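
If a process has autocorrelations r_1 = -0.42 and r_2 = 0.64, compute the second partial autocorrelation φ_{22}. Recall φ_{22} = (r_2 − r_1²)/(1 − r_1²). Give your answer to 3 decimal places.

φ_{22} = (r_2 − r_1²) / (1 − r_1²)
r_1² = (-0.42)² = 0.1764
Numerator = 0.64 − 0.1764 = 0.4636; denominator = 1 − 0.1764 = 0.8236
φ_{22} = 0.4636 / 0.8236 = 0.563

0.563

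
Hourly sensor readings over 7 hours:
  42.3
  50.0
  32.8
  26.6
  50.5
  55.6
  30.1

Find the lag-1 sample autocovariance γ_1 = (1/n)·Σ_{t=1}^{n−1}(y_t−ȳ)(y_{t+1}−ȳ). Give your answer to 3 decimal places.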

#### [Task objective]
All of the material above needs repeating. Keep it exact.

#### [Exercise output]
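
If a process has autocorrelations r_1 = -0.42 and r_2 = 0.64, compute the second partial autocorrelation φ_{22}. Recall φ_{22} = (r_2 − r_1²)/(1 − r_1²). Give your answer to 3 decimal places.

φ_{22} = (r_2 − r_1²) / (1 − r_1²)
r_1² = (-0.42)² = 0.1764
Numerator = 0.64 − 0.1764 = 0.4636; denominator = 1 − 0.1764 = 0.8236
φ_{22} = 0.4636 / 0.8236 = 0.563

0.563

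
Hourly sensor readings over 7 hours:
  42.3
  50.0
  32.8
  26.6
  50.5
  55.6
  30.1

Find the lag-1 sample autocovariance γ_1 = (1/n)·Σ_{t=1}^{n−1}(y_t−ȳ)(y_{t+1}−ȳ). Give your answer to 3 decimal places.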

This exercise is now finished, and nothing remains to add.